WHAT THIS TASK INVOLVES: Exactly the line that contains "3, 2) under" and the lines following it to the end of the data are to be reproduced, and nothing more.

Stored data entries
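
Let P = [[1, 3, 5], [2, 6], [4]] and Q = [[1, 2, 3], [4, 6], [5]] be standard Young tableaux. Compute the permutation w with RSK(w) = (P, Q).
Reverse RSK: for i = n, n-1, ..., 1, locate i in Q, remove the corresponding corner cell from P, and reverse-bump its entry up through P; the value ejected from row 1 is w(i).

So w = 2 4 6 3 1 5.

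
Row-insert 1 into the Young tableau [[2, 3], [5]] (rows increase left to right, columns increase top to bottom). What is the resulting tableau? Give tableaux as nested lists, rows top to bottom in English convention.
[[1, 3], [2], [5]]

In row 1, 1 replaces 2 (the leftmost entry greater than 1); 2 is bumped to row 2. In row 2, 2 replaces 5 (the leftmost entry greater than 2); 5 is bumped to row 3. 5 starts a new row 3. The new tableau is [[1, 3], [2], [5]].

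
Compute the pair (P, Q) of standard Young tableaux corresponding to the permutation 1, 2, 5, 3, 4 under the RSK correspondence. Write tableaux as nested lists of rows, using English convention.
Insert each entry of the permutation into P by Schensted row insertion, recording in Q the position of each new cell.

Insert 1: appended to row 1. P = [[1]].
Insert 2: appended to row 1. P = [[1, 2]].
Insert 5: appended to row 1. P = [[1, 2, 5]].
Insert 3: 3 bumps 5 from row 1; 5 starts row 2. P = [[1, 2, 3], [5]].
Insert 4: appended to row 1. P = [[1, 2, 3, 4], [5]].

So P = [[1, 2, 3, 4], [5]], Q = [[1, 2, 3, 5], [4]].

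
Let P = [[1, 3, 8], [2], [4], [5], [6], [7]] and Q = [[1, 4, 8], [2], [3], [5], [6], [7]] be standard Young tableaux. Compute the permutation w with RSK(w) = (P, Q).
7 6 2 5 4 3 1 8

Reverse the RSK construction: for i from n down to 1, find the cell of Q containing i, remove the entry at that cell from P, and reverse-bump it up through P; the value ejected from row 1 is w(i).

Step i=8: Q has 8 at row 1, column 3; remove that cell from P, ejecting 8. So w(8) = 8. P is now [[1, 3], [2], [4], [5], [6], [7]].
Step i=7: Q has 7 at row 6, column 1; remove 7 from row 6 of P and reverse-bump: 7 enters row 5 and ejects 6; 6 enters row 4 and ejects 5; 5 enters row 3 and ejects 4; 4 enters row 2 and ejects 2; 2 enters row 1 and ejects 1. So w(7) = 1. P is now [[2, 3], [4], [5], [6], [7]].
Step i=6: Q has 6 at row 5, column 1; remove 7 from row 5 of P and reverse-bump: 7 enters row 4 and ejects 6; 6 enters row 3 and ejects 5; 5 enters row 2 and ejects 4; 4 enters row 1 and ejects 3. So w(6) = 3. P is now [[2, 4], [5], [6], [7]].
Step i=5: Q has 5 at row 4, column 1; remove 7 from row 4 of P and reverse-bump: 7 enters row 3 and ejects 6; 6 enters row 2 and ejects 5; 5 enters row 1 and ejects 4. So w(5) = 4. P is now [[2, 5], [6], [7]].
Step i=4: Q has 4 at row 1, column 2; remove that cell from P, ejecting 5. So w(4) = 5. P is now [[2], [6], [7]].
Step i=3: Q has 3 at row 3, column 1; remove 7 from row 3 of P and reverse-bump: 7 enters row 2 and ejects 6; 6 enters row 1 and ejects 2. So w(3) = 2. P is now [[6], [7]].
Step i=2: Q has 2 at row 2, column 1; remove 7 from row 2 of P and reverse-bump: 7 enters row 1 and ejects 6. So w(2) = 6. P is now [[7]].
Step i=1: Q has 1 at row 1, column 1; remove that cell from P, ejecting 7. So w(1) = 7. P is now [].

So w = 7 6 2 5 4 3 1 8.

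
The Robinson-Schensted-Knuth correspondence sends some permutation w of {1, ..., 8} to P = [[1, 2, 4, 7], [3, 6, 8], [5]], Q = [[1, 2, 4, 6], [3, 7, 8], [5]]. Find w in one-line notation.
1 5 3 6 2 8 4 7

Reverse RSK: for i = n, n-1, ..., 1, locate i in Q, remove the corresponding corner cell from P, and reverse-bump its entry up through P; the value ejected from row 1 is w(i).

So w = 1 5 3 6 2 8 4 7.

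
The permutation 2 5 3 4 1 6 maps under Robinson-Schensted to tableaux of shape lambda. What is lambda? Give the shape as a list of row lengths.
[4, 1, 1]

RSK row insertion gives P = [[1, 3, 4, 6], [2], [5]], which has shape [4, 1, 1].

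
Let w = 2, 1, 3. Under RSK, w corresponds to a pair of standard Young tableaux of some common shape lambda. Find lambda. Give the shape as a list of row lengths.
Row-insert each entry into an empty tableau.

After inserting 2: P = [[2]].
After inserting 1: P = [[1], [2]].
After inserting 3: P = [[1, 3], [2]].

The final insertion tableau P = [[1, 3], [2]] has shape [2, 1].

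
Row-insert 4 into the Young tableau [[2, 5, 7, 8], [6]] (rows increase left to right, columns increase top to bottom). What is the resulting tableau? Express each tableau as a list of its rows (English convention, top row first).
In row 1, 4 replaces 5 (the leftmost entry greater than 4); 5 is bumped to row 2. In row 2, 5 replaces 6 (the leftmost entry greater than 5); 6 is bumped to row 3. 6 starts a new row 3. The new tableau is [[2, 4, 7, 8], [5], [6]].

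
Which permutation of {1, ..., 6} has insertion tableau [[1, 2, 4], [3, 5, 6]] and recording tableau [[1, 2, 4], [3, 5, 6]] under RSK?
3 5 1 6 2 4

Reverse the RSK construction: for i from n down to 1, find the cell of Q containing i, remove the entry at that cell from P, and reverse-bump it up through P; the value ejected from row 1 is w(i).

Step i=6: Q has 6 at row 2, column 3; remove 6 from row 2 of P and reverse-bump: 6 enters row 1 and ejects 4. So w(6) = 4. P is now [[1, 2, 6], [3, 5]].
Step i=5: Q has 5 at row 2, column 2; remove 5 from row 2 of P and reverse-bump: 5 enters row 1 and ejects 2. So w(5) = 2. P is now [[1, 5, 6], [3]].
Step i=4: Q has 4 at row 1, column 3; remove that cell from P, ejecting 6. So w(4) = 6. P is now [[1, 5], [3]].
Step i=3: Q has 3 at row 2, column 1; remove 3 from row 2 of P and reverse-bump: 3 enters row 1 and ejects 1. So w(3) = 1. P is now [[3, 5]].
Step i=2: Q has 2 at row 1, column 2; remove that cell from P, ejecting 5. So w(2) = 5. P is now [[3]].
Step i=1: Q has 1 at row 1, column 1; remove that cell from P, ejecting 3. So w(1) = 3. P is now [].

So w = 3 5 1 6 2 4.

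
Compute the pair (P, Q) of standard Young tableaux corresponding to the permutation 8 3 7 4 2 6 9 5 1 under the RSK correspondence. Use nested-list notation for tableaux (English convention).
P = [[1, 4, 5, 9], [2, 6], [3], [7], [8]], Q = [[1, 3, 6, 7], [2, 8], [4], [5], [9]]

Insert each entry of the permutation into P by Schensted row insertion, recording in Q the position of each new cell.

After inserting 8: P = [[8]].
After inserting 3: P = [[3], [8]].
After inserting 7: P = [[3, 7], [8]].
After inserting 4: P = [[3, 4], [7], [8]].
After inserting 2: P = [[2, 4], [3], [7], [8]].
After inserting 6: P = [[2, 4, 6], [3], [7], [8]].
After inserting 9: P = [[2, 4, 6, 9], [3], [7], [8]].
After inserting 5: P = [[2, 4, 5, 9], [3, 6], [7], [8]].
After inserting 1: P = [[1, 4, 5, 9], [2, 6], [3], [7], [8]].

So P = [[1, 4, 5, 9], [2, 6], [3], [7], [8]], Q = [[1, 3, 6, 7], [2, 8], [4], [5], [9]].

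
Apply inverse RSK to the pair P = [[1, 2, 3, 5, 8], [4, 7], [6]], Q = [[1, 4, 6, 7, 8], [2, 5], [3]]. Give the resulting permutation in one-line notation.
6 4 1 7 2 3 5 8

Reverse RSK: for i = n, n-1, ..., 1, locate i in Q, remove the corresponding corner cell from P, and reverse-bump its entry up through P; the value ejected from row 1 is w(i).

So w = 6 4 1 7 2 3 5 8.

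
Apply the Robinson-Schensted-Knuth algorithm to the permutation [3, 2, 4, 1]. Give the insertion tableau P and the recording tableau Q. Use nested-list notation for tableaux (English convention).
P = [[1, 4], [2], [3]], Q = [[1, 3], [2], [4]]

Insert each entry of the permutation into P by Schensted row insertion, recording in Q the position of each new cell.

Insert 3: appended to row 1. P = [[3]].
Insert 2: 2 bumps 3 from row 1; 3 starts row 2. P = [[2], [3]].
Insert 4: appended to row 1. P = [[2, 4], [3]].
Insert 1: 1 bumps 2 from row 1; 2 bumps 3 from row 2; 3 starts row 3. P = [[1, 4], [2], [3]].

So P = [[1, 4], [2], [3]], Q = [[1, 3], [2], [4]].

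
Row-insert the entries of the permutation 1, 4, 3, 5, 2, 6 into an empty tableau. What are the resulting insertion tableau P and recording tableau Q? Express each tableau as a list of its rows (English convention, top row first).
P = [[1, 2, 5, 6], [3], [4]], Q = [[1, 2, 4, 6], [3], [5]]

Insert each entry of the permutation into P by Schensted row insertion, recording in Q the position of each new cell.

Insert 1: appended to row 1. P = [[1]].
Insert 4: appended to row 1. P = [[1, 4]].
Insert 3: 3 bumps 4 from row 1; 4 starts row 2. P = [[1, 3], [4]].
Insert 5: appended to row 1. P = [[1, 3, 5], [4]].
Insert 2: 2 bumps 3 from row 1; 3 bumps 4 from row 2; 4 starts row 3. P = [[1, 2, 5], [3], [4]].
Insert 6: appended to row 1. P = [[1, 2, 5, 6], [3], [4]].

So P = [[1, 2, 5, 6], [3], [4]], Q = [[1, 2, 4, 6], [3], [5]].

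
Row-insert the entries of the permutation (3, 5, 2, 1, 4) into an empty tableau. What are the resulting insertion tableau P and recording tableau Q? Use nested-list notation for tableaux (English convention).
P = [[1, 4], [2, 5], [3]], Q = [[1, 2], [3, 5], [4]]

Insert each entry of the permutation into P by Schensted row insertion, recording in Q the position of each new cell.

Insert 3: appended to row 1. P = [[3]].
Insert 5: appended to row 1. P = [[3, 5]].
Insert 2: 2 bumps 3 from row 1; 3 starts row 2. P = [[2, 5], [3]].
Insert 1: 1 bumps 2 from row 1; 2 bumps 3 from row 2; 3 starts row 3. P = [[1, 5], [2], [3]].
Insert 4: 4 bumps 5 from row 1; 5 appends to row 2. P = [[1, 4], [2, 5], [3]].

So P = [[1, 4], [2, 5], [3]], Q = [[1, 2], [3, 5], [4]].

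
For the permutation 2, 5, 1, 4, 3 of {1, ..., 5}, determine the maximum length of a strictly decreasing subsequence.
3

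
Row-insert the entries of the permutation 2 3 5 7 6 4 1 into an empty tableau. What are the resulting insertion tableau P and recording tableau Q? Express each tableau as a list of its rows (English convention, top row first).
Insert each entry of the permutation into P by Schensted row insertion, recording in Q the position of each new cell.

Insert 2: appended to row 1. P = [[2]].
Insert 3: appended to row 1. P = [[2, 3]].
Insert 5: appended to row 1. P = [[2, 3, 5]].
Insert 7: appended to row 1. P = [[2, 3, 5, 7]].
Insert 6: 6 bumps 7 from row 1; 7 starts row 2. P = [[2, 3, 5, 6], [7]].
Insert 4: 4 bumps 5 from row 1; 5 bumps 7 from row 2; 7 starts row 3. P = [[2, 3, 4, 6], [5], [7]].
Insert 1: 1 bumps 2 from row 1; 2 bumps 5 from row 2; 5 bumps 7 from row 3; 7 starts row 4. P = [[1, 3, 4, 6], [2], [5], [7]].

So P = [[1, 3, 4, 6], [2], [5], [7]], Q = [[1, 2, 3, 4], [5], [6], [7]].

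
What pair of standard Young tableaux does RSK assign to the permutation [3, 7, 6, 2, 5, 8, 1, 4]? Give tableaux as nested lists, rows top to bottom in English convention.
Insert each entry of the permutation into P by Schensted row insertion, recording in Q the position of each new cell.

Insert 3: appended to row 1. P = [[3]].
Insert 7: appended to row 1. P = [[3, 7]].
Insert 6: 6 bumps 7 from row 1; 7 starts row 2. P = [[3, 6], [7]].
Insert 2: 2 bumps 3 from row 1; 3 bumps 7 from row 2; 7 starts row 3. P = [[2, 6], [3], [7]].
Insert 5: 5 bumps 6 from row 1; 6 appends to row 2. P = [[2, 5], [3, 6], [7]].
Insert 8: appended to row 1. P = [[2, 5, 8], [3, 6], [7]].
Insert 1: 1 bumps 2 from row 1; 2 bumps 3 from row 2; 3 bumps 7 from row 3; 7 starts row 4. P = [[1, 5, 8], [2, 6], [3], [7]].
Insert 4: 4 bumps 5 from row 1; 5 bumps 6 from row 2; 6 appends to row 3. P = [[1, 4, 8], [2, 5], [3, 6], [7]].

So P = [[1, 4, 8], [2, 5], [3, 6], [7]], Q = [[1, 2, 6], [3, 5], [4, 8], [7]].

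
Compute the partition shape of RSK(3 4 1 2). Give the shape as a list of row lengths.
[2, 2]

Row-insert each entry into an empty tableau.

After inserting 3: P = [[3]].
After inserting 4: P = [[3, 4]].
After inserting 1: P = [[1, 4], [3]].
After inserting 2: P = [[1, 2], [3, 4]].

The final insertion tableau P = [[1, 2], [3, 4]] has shape [2, 2].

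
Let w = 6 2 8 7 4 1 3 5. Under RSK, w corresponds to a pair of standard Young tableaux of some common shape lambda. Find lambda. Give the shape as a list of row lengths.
Row-insert each entry into an empty tableau.

After inserting 6: P = [[6]].
After inserting 2: P = [[2], [6]].
After inserting 8: P = [[2, 8], [6]].
After inserting 7: P = [[2, 7], [6, 8]].
After inserting 4: P = [[2, 4], [6, 7], [8]].
After inserting 1: P = [[1, 4], [2, 7], [6], [8]].
After inserting 3: P = [[1, 3], [2, 4], [6, 7], [8]].
After inserting 5: P = [[1, 3, 5], [2, 4], [6, 7], [8]].

The final insertion tableau P = [[1, 3, 5], [2, 4], [6, 7], [8]] has shape [3, 2, 2, 1].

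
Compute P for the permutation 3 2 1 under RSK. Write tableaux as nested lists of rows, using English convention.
P = [[1], [2], [3]]

Insert 3: appended to row 1. P = [[3]].
Insert 2: 2 bumps 3 from row 1; 3 starts row 2. P = [[2], [3]].
Insert 1: 1 bumps 2 from row 1; 2 bumps 3 from row 2; 3 starts row 3. P = [[1], [2], [3]].

So P = [[1], [2], [3]].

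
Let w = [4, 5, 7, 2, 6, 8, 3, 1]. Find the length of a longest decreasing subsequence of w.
4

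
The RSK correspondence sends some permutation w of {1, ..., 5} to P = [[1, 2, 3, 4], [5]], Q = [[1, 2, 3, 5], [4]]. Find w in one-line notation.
Reverse RSK: for i = n, n-1, ..., 1, locate i in Q, remove the corresponding corner cell from P, and reverse-bump its entry up through P; the value ejected from row 1 is w(i).

So w = 1 2 5 3 4.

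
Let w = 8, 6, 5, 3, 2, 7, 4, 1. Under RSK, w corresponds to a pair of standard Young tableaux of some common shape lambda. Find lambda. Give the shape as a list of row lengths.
[2, 2, 1, 1, 1, 1]

Row-insert each entry into an empty tableau.

After inserting 8: P = [[8]].
After inserting 6: P = [[6], [8]].
After inserting 5: P = [[5], [6], [8]].
After inserting 3: P = [[3], [5], [6], [8]].
After inserting 2: P = [[2], [3], [5], [6], [8]].
After inserting 7: P = [[2, 7], [3], [5], [6], [8]].
After inserting 4: P = [[2, 4], [3, 7], [5], [6], [8]].
After inserting 1: P = [[1, 4], [2, 7], [3], [5], [6], [8]].

The final insertion tableau P = [[1, 4], [2, 7], [3], [5], [6], [8]] has shape [2, 2, 1, 1, 1, 1].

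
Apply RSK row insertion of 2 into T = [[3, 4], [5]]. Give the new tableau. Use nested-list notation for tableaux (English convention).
[[2, 4], [3], [5]]

In row 1, 2 replaces 3 (the leftmost entry greater than 2); 3 is bumped to row 2. In row 2, 3 replaces 5 (the leftmost entry greater than 3); 5 is bumped to row 3. 5 starts a new row 3. The new tableau is [[2, 4], [3], [5]].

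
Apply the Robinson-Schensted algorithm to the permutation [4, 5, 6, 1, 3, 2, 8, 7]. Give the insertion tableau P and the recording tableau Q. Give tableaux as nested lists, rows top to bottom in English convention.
P = [[1, 2, 6, 7], [3, 5, 8], [4]], Q = [[1, 2, 3, 7], [4, 5, 8], [6]]

Insert each entry of the permutation into P by Schensted row insertion, recording in Q the position of each new cell.

Insert 4: appended to row 1. P = [[4]], Q = [[1]].
Insert 5: appended to row 1. P = [[4, 5]], Q = [[1, 2]].
Insert 6: appended to row 1. P = [[4, 5, 6]], Q = [[1, 2, 3]].
Insert 1: 1 bumps 4 from row 1; 4 starts row 2. P = [[1, 5, 6], [4]], Q = [[1, 2, 3], [4]].
Insert 3: 3 bumps 5 from row 1; 5 appends to row 2. P = [[1, 3, 6], [4, 5]], Q = [[1, 2, 3], [4, 5]].
Insert 2: 2 bumps 3 from row 1; 3 bumps 4 from row 2; 4 starts row 3. P = [[1, 2, 6], [3, 5], [4]], Q = [[1, 2, 3], [4, 5], [6]].
Insert 8: appended to row 1. P = [[1, 2, 6, 8], [3, 5], [4]], Q = [[1, 2, 3, 7], [4, 5], [6]].
Insert 7: 7 bumps 8 from row 1; 8 appends to row 2. P = [[1, 2, 6, 7], [3, 5, 8], [4]], Q = [[1, 2, 3, 7], [4, 5, 8], [6]].

So P = [[1, 2, 6, 7], [3, 5, 8], [4]], Q = [[1, 2, 3, 7], [4, 5, 8], [6]].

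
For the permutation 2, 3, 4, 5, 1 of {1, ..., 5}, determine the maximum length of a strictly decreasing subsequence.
2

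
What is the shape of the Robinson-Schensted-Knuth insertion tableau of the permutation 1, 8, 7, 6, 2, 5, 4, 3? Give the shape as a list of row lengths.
[3, 1, 1, 1, 1, 1]

Row-insert each entry into an empty tableau.

After inserting 1: P = [[1]].
After inserting 8: P = [[1, 8]].
After inserting 7: P = [[1, 7], [8]].
After inserting 6: P = [[1, 6], [7], [8]].
After inserting 2: P = [[1, 2], [6], [7], [8]].
After inserting 5: P = [[1, 2, 5], [6], [7], [8]].
After inserting 4: P = [[1, 2, 4], [5], [6], [7], [8]].
After inserting 3: P = [[1, 2, 3], [4], [5], [6], [7], [8]].

The final insertion tableau P = [[1, 2, 3], [4], [5], [6], [7], [8]] has shape [3, 1, 1, 1, 1, 1].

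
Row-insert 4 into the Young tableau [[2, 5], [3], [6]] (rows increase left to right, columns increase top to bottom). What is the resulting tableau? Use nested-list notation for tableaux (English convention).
In row 1, 4 replaces 5 (the leftmost entry greater than 4); 5 is bumped to row 2. 5 is appended to row 2. The new tableau is [[2, 4], [3, 5], [6]].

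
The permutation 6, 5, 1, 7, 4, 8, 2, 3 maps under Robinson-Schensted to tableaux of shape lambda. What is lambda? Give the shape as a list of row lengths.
Row-insert each entry into an empty tableau.

After inserting 6: P = [[6]].
After inserting 5: P = [[5], [6]].
After inserting 1: P = [[1], [5], [6]].
After inserting 7: P = [[1, 7], [5], [6]].
After inserting 4: P = [[1, 4], [5, 7], [6]].
After inserting 8: P = [[1, 4, 8], [5, 7], [6]].
After inserting 2: P = [[1, 2, 8], [4, 7], [5], [6]].
After inserting 3: P = [[1, 2, 3], [4, 7, 8], [5], [6]].

The final insertion tableau P = [[1, 2, 3], [4, 7, 8], [5], [6]] has shape [3, 3, 1, 1].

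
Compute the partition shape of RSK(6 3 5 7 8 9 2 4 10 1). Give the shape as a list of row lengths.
RSK row insertion gives P = [[1, 4, 7, 8, 9, 10], [2, 5], [3], [6]], which has shape [6, 2, 1, 1].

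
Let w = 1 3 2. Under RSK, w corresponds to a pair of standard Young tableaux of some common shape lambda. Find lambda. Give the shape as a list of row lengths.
[2, 1]

RSK row insertion gives P = [[1, 2], [3]], which has shape [2, 1].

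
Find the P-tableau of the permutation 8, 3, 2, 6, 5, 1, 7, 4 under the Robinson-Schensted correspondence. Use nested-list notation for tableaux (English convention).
Insert 8: appended to row 1. P = [[8]].
Insert 3: 3 bumps 8 from row 1; 8 starts row 2. P = [[3], [8]].
Insert 2: 2 bumps 3 from row 1; 3 bumps 8 from row 2; 8 starts row 3. P = [[2], [3], [8]].
Insert 6: appended to row 1. P = [[2, 6], [3], [8]].
Insert 5: 5 bumps 6 from row 1; 6 appends to row 2. P = [[2, 5], [3, 6], [8]].
Insert 1: 1 bumps 2 from row 1; 2 bumps 3 from row 2; 3 bumps 8 from row 3; 8 starts row 4. P = [[1, 5], [2, 6], [3], [8]].
Insert 7: appended to row 1. P = [[1, 5, 7], [2, 6], [3], [8]].
Insert 4: 4 bumps 5 from row 1; 5 bumps 6 from row 2; 6 appends to row 3. P = [[1, 4, 7], [2, 5], [3, 6], [8]].

So P = [[1, 4, 7], [2, 5], [3, 6], [8]].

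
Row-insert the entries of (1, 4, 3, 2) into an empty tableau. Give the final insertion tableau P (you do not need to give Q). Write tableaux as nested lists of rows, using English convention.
P = [[1, 2], [3], [4]]

Insert 1: appended to row 1. P = [[1]].
Insert 4: appended to row 1. P = [[1, 4]].
Insert 3: 3 bumps 4 from row 1; 4 starts row 2. P = [[1, 3], [4]].
Insert 2: 2 bumps 3 from row 1; 3 bumps 4 from row 2; 4 starts row 3. P = [[1, 2], [3], [4]].

So P = [[1, 2], [3], [4]].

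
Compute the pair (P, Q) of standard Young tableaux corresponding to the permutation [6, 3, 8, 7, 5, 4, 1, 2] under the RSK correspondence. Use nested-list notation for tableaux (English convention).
P = [[1, 2], [3, 4], [5, 7], [6], [8]], Q = [[1, 3], [2, 4], [5, 8], [6], [7]]

Insert each entry of the permutation into P by Schensted row insertion, recording in Q the position of each new cell.

Insert 6: appended to row 1. P = [[6]], Q = [[1]].
Insert 3: 3 bumps 6 from row 1; 6 starts row 2. P = [[3], [6]], Q = [[1], [2]].
Insert 8: appended to row 1. P = [[3, 8], [6]], Q = [[1, 3], [2]].
Insert 7: 7 bumps 8 from row 1; 8 appends to row 2. P = [[3, 7], [6, 8]], Q = [[1, 3], [2, 4]].
Insert 5: 5 bumps 7 from row 1; 7 bumps 8 from row 2; 8 starts row 3. P = [[3, 5], [6, 7], [8]], Q = [[1, 3], [2, 4], [5]].
Insert 4: 4 bumps 5 from row 1; 5 bumps 6 from row 2; 6 bumps 8 from row 3; 8 starts row 4. P = [[3, 4], [5, 7], [6], [8]], Q = [[1, 3], [2, 4], [5], [6]].
Insert 1: 1 bumps 3 from row 1; 3 bumps 5 from row 2; 5 bumps 6 from row 3; 6 bumps 8 from row 4; 8 starts row 5. P = [[1, 4], [3, 7], [5], [6], [8]], Q = [[1, 3], [2, 4], [5], [6], [7]].
Insert 2: 2 bumps 4 from row 1; 4 bumps 7 from row 2; 7 appends to row 3. P = [[1, 2], [3, 4], [5, 7], [6], [8]], Q = [[1, 3], [2, 4], [5, 8], [6], [7]].

So P = [[1, 2], [3, 4], [5, 7], [6], [8]], Q = [[1, 3], [2, 4], [5, 8], [6], [7]].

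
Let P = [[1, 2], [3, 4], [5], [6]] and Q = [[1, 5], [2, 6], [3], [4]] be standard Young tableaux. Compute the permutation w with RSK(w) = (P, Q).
6 5 3 1 4 2

Reverse the RSK construction: for i from n down to 1, find the cell of Q containing i, remove the entry at that cell from P, and reverse-bump it up through P; the value ejected from row 1 is w(i).

Step i=6: Q has 6 at row 2, column 2; remove 4 from row 2 of P and reverse-bump: 4 enters row 1 and ejects 2. So w(6) = 2. P is now [[1, 4], [3], [5], [6]].
Step i=5: Q has 5 at row 1, column 2; remove that cell from P, ejecting 4. So w(5) = 4. P is now [[1], [3], [5], [6]].
Step i=4: Q has 4 at row 4, column 1; remove 6 from row 4 of P and reverse-bump: 6 enters row 3 and ejects 5; 5 enters row 2 and ejects 3; 3 enters row 1 and ejects 1. So w(4) = 1. P is now [[3], [5], [6]].
Step i=3: Q has 3 at row 3, column 1; remove 6 from row 3 of P and reverse-bump: 6 enters row 2 and ejects 5; 5 enters row 1 and ejects 3. So w(3) = 3. P is now [[5], [6]].
Step i=2: Q has 2 at row 2, column 1; remove 6 from row 2 of P and reverse-bump: 6 enters row 1 and ejects 5. So w(2) = 5. P is now [[6]].
Step i=1: Q has 1 at row 1, column 1; remove that cell from P, ejecting 6. So w(1) = 6. P is now [].

So w = 6 5 3 1 4 2.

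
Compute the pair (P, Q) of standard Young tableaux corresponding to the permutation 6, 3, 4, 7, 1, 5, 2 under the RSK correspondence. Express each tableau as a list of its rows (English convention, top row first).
P = [[1, 2, 5], [3, 4], [6, 7]], Q = [[1, 3, 4], [2, 6], [5, 7]]

Insert each entry of the permutation into P by Schensted row insertion, recording in Q the position of each new cell.

Insert 6: appended to row 1. P = [[6]].
Insert 3: 3 bumps 6 from row 1; 6 starts row 2. P = [[3], [6]].
Insert 4: appended to row 1. P = [[3, 4], [6]].
Insert 7: appended to row 1. P = [[3, 4, 7], [6]].
Insert 1: 1 bumps 3 from row 1; 3 bumps 6 from row 2; 6 starts row 3. P = [[1, 4, 7], [3], [6]].
Insert 5: 5 bumps 7 from row 1; 7 appends to row 2. P = [[1, 4, 5], [3, 7], [6]].
Insert 2: 2 bumps 4 from row 1; 4 bumps 7 from row 2; 7 appends to row 3. P = [[1, 2, 5], [3, 4], [6, 7]].

So P = [[1, 2, 5], [3, 4], [6, 7]], Q = [[1, 3, 4], [2, 6], [5, 7]].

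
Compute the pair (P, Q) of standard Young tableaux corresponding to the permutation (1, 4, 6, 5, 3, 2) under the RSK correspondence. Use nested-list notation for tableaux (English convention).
Insert each entry of the permutation into P by Schensted row insertion, recording in Q the position of each new cell.

Insert 1: appended to row 1. P = [[1]].
Insert 4: appended to row 1. P = [[1, 4]].
Insert 6: appended to row 1. P = [[1, 4, 6]].
Insert 5: 5 bumps 6 from row 1; 6 starts row 2. P = [[1, 4, 5], [6]].
Insert 3: 3 bumps 4 from row 1; 4 bumps 6 from row 2; 6 starts row 3. P = [[1, 3, 5], [4], [6]].
Insert 2: 2 bumps 3 from row 1; 3 bumps 4 from row 2; 4 bumps 6 from row 3; 6 starts row 4. P = [[1, 2, 5], [3], [4], [6]].

So P = [[1, 2, 5], [3], [4], [6]], Q = [[1, 2, 3], [4], [5], [6]].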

PROBLEM SOLUTION:
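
Compute the pair (P, Q) of standard Young tableaux corresponding to the permutation (1, 4, 6, 5, 3, 2) under the RSK correspondence. Use nested-list notation for tableaux (English convention).
Insert each entry of the permutation into P by Schensted row insertion, recording in Q the position of each new cell.

Insert 1: appended to row 1. P = [[1]].
Insert 4: appended to row 1. P = [[1, 4]].
Insert 6: appended to row 1. P = [[1, 4, 6]].
Insert 5: 5 bumps 6 from row 1; 6 starts row 2. P = [[1, 4, 5], [6]].
Insert 3: 3 bumps 4 from row 1; 4 bumps 6 from row 2; 6 starts row 3. P = [[1, 3, 5], [4], [6]].
Insert 2: 2 bumps 3 from row 1; 3 bumps 4 from row 2; 4 bumps 6 from row 3; 6 starts row 4. P = [[1, 2, 5], [3], [4], [6]].

So P = [[1, 2, 5], [3], [4], [6]], Q = [[1, 2, 3], [4], [5], [6]].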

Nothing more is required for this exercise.